Collected data
......

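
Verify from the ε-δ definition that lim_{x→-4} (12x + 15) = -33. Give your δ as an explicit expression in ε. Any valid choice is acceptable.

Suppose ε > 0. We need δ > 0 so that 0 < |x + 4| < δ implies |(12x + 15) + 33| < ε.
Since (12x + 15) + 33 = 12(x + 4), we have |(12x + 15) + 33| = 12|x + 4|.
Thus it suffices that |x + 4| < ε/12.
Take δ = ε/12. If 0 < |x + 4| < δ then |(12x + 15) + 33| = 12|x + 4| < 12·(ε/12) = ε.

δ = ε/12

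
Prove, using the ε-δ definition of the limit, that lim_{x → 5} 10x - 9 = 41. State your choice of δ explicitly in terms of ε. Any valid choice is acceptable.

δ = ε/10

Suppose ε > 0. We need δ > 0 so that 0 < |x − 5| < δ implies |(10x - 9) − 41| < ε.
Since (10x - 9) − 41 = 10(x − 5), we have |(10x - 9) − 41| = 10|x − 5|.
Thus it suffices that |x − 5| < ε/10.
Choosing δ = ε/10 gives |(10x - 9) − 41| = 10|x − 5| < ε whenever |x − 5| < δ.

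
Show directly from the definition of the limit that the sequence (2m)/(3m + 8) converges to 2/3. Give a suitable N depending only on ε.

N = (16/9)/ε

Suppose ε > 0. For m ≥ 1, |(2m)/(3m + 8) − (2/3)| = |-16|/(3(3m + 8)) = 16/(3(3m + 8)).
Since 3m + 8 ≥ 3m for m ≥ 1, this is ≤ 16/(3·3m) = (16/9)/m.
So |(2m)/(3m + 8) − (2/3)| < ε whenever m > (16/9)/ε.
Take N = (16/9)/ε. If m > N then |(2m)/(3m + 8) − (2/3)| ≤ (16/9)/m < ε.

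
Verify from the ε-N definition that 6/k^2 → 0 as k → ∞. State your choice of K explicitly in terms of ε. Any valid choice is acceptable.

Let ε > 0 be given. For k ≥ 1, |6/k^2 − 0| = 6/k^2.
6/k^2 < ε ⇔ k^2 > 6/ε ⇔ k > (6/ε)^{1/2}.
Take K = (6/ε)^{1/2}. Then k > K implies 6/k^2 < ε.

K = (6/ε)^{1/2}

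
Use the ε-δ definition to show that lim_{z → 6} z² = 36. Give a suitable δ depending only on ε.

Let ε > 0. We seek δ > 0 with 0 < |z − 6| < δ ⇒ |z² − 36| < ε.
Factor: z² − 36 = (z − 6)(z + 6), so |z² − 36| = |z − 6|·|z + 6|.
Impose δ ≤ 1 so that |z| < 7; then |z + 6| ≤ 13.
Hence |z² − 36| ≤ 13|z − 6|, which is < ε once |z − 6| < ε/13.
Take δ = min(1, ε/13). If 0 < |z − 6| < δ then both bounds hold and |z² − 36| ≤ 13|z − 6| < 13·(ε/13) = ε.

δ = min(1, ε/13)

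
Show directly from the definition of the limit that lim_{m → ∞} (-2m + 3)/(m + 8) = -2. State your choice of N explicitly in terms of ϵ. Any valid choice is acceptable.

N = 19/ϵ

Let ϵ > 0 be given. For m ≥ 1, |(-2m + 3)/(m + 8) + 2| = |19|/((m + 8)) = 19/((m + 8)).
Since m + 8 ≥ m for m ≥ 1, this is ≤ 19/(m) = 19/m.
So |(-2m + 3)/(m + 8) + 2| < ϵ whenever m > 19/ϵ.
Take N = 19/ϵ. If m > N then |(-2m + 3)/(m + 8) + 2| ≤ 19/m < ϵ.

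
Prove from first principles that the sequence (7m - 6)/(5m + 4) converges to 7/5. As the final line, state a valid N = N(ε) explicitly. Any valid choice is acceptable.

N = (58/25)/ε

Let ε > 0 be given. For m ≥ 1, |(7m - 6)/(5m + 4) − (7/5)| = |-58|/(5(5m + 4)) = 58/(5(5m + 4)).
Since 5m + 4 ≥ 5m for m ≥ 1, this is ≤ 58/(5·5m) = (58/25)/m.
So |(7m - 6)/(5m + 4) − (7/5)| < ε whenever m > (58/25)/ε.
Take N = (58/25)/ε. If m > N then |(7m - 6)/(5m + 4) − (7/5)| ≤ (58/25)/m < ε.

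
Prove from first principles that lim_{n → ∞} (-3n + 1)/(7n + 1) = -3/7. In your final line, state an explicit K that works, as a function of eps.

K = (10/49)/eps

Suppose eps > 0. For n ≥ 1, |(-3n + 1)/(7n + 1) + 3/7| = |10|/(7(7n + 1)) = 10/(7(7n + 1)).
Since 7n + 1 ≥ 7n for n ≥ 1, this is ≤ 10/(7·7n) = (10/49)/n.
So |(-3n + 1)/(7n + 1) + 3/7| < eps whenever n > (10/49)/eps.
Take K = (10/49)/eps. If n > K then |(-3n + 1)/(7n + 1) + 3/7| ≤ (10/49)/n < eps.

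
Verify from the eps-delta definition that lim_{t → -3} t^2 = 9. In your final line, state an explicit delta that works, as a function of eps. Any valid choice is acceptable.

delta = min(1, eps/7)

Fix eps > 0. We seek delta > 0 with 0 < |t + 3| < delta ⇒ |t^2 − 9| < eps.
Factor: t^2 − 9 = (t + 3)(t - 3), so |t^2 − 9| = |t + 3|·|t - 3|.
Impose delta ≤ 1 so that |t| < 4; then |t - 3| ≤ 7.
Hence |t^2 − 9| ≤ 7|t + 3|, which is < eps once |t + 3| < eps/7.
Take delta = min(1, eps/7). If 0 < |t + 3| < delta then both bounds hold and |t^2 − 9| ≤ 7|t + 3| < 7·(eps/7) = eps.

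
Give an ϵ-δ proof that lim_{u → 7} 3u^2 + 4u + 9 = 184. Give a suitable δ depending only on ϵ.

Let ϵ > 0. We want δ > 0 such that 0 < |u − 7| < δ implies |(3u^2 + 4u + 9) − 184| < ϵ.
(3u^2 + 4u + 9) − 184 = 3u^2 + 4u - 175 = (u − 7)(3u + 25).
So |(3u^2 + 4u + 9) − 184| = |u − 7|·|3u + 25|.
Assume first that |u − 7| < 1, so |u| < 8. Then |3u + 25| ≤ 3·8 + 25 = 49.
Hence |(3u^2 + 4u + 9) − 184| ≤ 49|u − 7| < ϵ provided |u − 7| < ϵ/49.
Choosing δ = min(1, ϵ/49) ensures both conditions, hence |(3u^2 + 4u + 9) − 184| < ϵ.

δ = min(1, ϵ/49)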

......

**Task statement**
From the first line to the last, retype the records exactly as they stand above.

**Your solution**
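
Verify from the ε-δ definition that lim_{x→-4} (12x + 15) = -33. Give your δ as an explicit expression in ε. Any valid choice is acceptable.

Suppose ε > 0. We need δ > 0 so that 0 < |x + 4| < δ implies |(12x + 15) + 33| < ε.
Since (12x + 15) + 33 = 12(x + 4), we have |(12x + 15) + 33| = 12|x + 4|.
Thus it suffices that |x + 4| < ε/12.
Take δ = ε/12. If 0 < |x + 4| < δ then |(12x + 15) + 33| = 12|x + 4| < 12·(ε/12) = ε.

δ = ε/12

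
Prove, using the ε-δ definition of the limit, that lim_{x → 5} 10x - 9 = 41. State your choice of δ explicitly in terms of ε. Any valid choice is acceptable.

δ = ε/10

Suppose ε > 0. We need δ > 0 so that 0 < |x − 5| < δ implies |(10x - 9) − 41| < ε.
Since (10x - 9) − 41 = 10(x − 5), we have |(10x - 9) − 41| = 10|x − 5|.
Thus it suffices that |x − 5| < ε/10.
Choosing δ = ε/10 gives |(10x - 9) − 41| = 10|x − 5| < ε whenever |x − 5| < δ.

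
Show directly from the definition of the limit that the sequence (2m)/(3m + 8) converges to 2/3. Give a suitable N depending only on ε.

N = (16/9)/ε

Suppose ε > 0. For m ≥ 1, |(2m)/(3m + 8) − (2/3)| = |-16|/(3(3m + 8)) = 16/(3(3m + 8)).
Since 3m + 8 ≥ 3m for m ≥ 1, this is ≤ 16/(3·3m) = (16/9)/m.
So |(2m)/(3m + 8) − (2/3)| < ε whenever m > (16/9)/ε.
Take N = (16/9)/ε. If m > N then |(2m)/(3m + 8) − (2/3)| ≤ (16/9)/m < ε.

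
Verify from the ε-N definition that 6/k^2 → 0 as k → ∞. State your choice of K explicitly in terms of ε. Any valid choice is acceptable.

Let ε > 0 be given. For k ≥ 1, |6/k^2 − 0| = 6/k^2.
6/k^2 < ε ⇔ k^2 > 6/ε ⇔ k > (6/ε)^{1/2}.
Take K = (6/ε)^{1/2}. Then k > K implies 6/k^2 < ε.

K = (6/ε)^{1/2}

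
Use the ε-δ definition to show that lim_{z → 6} z² = 36. Give a suitable δ depending only on ε.

Let ε > 0. We seek δ > 0 with 0 < |z − 6| < δ ⇒ |z² − 36| < ε.
Factor: z² − 36 = (z − 6)(z + 6), so |z² − 36| = |z − 6|·|z + 6|.
Impose δ ≤ 1 so that |z| < 7; then |z + 6| ≤ 13.
Hence |z² − 36| ≤ 13|z − 6|, which is < ε once |z − 6| < ε/13.
Take δ = min(1, ε/13). If 0 < |z − 6| < δ then both bounds hold and |z² − 36| ≤ 13|z − 6| < 13·(ε/13) = ε.

δ = min(1, ε/13)

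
Show directly from the definition of the limit that lim_{m → ∞} (-2m + 3)/(m + 8) = -2. State your choice of N explicitly in terms of ϵ. Any valid choice is acceptable.

N = 19/ϵ

Let ϵ > 0 be given. For m ≥ 1, |(-2m + 3)/(m + 8) + 2| = |19|/((m + 8)) = 19/((m + 8)).
Since m + 8 ≥ m for m ≥ 1, this is ≤ 19/(m) = 19/m.
So |(-2m + 3)/(m + 8) + 2| < ϵ whenever m > 19/ϵ.
Take N = 19/ϵ. If m > N then |(-2m + 3)/(m + 8) + 2| ≤ 19/m < ϵ.

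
Prove from first principles that the sequence (7m - 6)/(5m + 4) converges to 7/5. As the final line, state a valid N = N(ε) explicitly. Any valid choice is acceptable.

N = (58/25)/ε

Let ε > 0 be given. For m ≥ 1, |(7m - 6)/(5m + 4) − (7/5)| = |-58|/(5(5m + 4)) = 58/(5(5m + 4)).
Since 5m + 4 ≥ 5m for m ≥ 1, this is ≤ 58/(5·5m) = (58/25)/m.
So |(7m - 6)/(5m + 4) − (7/5)| < ε whenever m > (58/25)/ε.
Take N = (58/25)/ε. If m > N then |(7m - 6)/(5m + 4) − (7/5)| ≤ (58/25)/m < ε.

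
Prove from first principles that lim_{n → ∞} (-3n + 1)/(7n + 1) = -3/7. In your final line, state an explicit K that works, as a function of eps.

K = (10/49)/eps

Suppose eps > 0. For n ≥ 1, |(-3n + 1)/(7n + 1) + 3/7| = |10|/(7(7n + 1)) = 10/(7(7n + 1)).
Since 7n + 1 ≥ 7n for n ≥ 1, this is ≤ 10/(7·7n) = (10/49)/n.
So |(-3n + 1)/(7n + 1) + 3/7| < eps whenever n > (10/49)/eps.
Take K = (10/49)/eps. If n > K then |(-3n + 1)/(7n + 1) + 3/7| ≤ (10/49)/n < eps.

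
Verify from the eps-delta definition that lim_{t → -3} t^2 = 9. In your final line, state an explicit delta that works, as a function of eps. Any valid choice is acceptable.

delta = min(1, eps/7)

Fix eps > 0. We seek delta > 0 with 0 < |t + 3| < delta ⇒ |t^2 − 9| < eps.
Factor: t^2 − 9 = (t + 3)(t - 3), so |t^2 − 9| = |t + 3|·|t - 3|.
Impose delta ≤ 1 so that |t| < 4; then |t - 3| ≤ 7.
Hence |t^2 − 9| ≤ 7|t + 3|, which is < eps once |t + 3| < eps/7.
Take delta = min(1, eps/7). If 0 < |t + 3| < delta then both bounds hold and |t^2 − 9| ≤ 7|t + 3| < 7·(eps/7) = eps.

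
Give an ϵ-δ proof that lim_{u → 7} 3u^2 + 4u + 9 = 184. Give a suitable δ depending only on ϵ.

Let ϵ > 0. We want δ > 0 such that 0 < |u − 7| < δ implies |(3u^2 + 4u + 9) − 184| < ϵ.
(3u^2 + 4u + 9) − 184 = 3u^2 + 4u - 175 = (u − 7)(3u + 25).
So |(3u^2 + 4u + 9) − 184| = |u − 7|·|3u + 25|.
Assume first that |u − 7| < 1, so |u| < 8. Then |3u + 25| ≤ 3·8 + 25 = 49.
Hence |(3u^2 + 4u + 9) − 184| ≤ 49|u − 7| < ϵ provided |u − 7| < ϵ/49.
Choosing δ = min(1, ϵ/49) ensures both conditions, hence |(3u^2 + 4u + 9) − 184| < ϵ.

δ = min(1, ϵ/49)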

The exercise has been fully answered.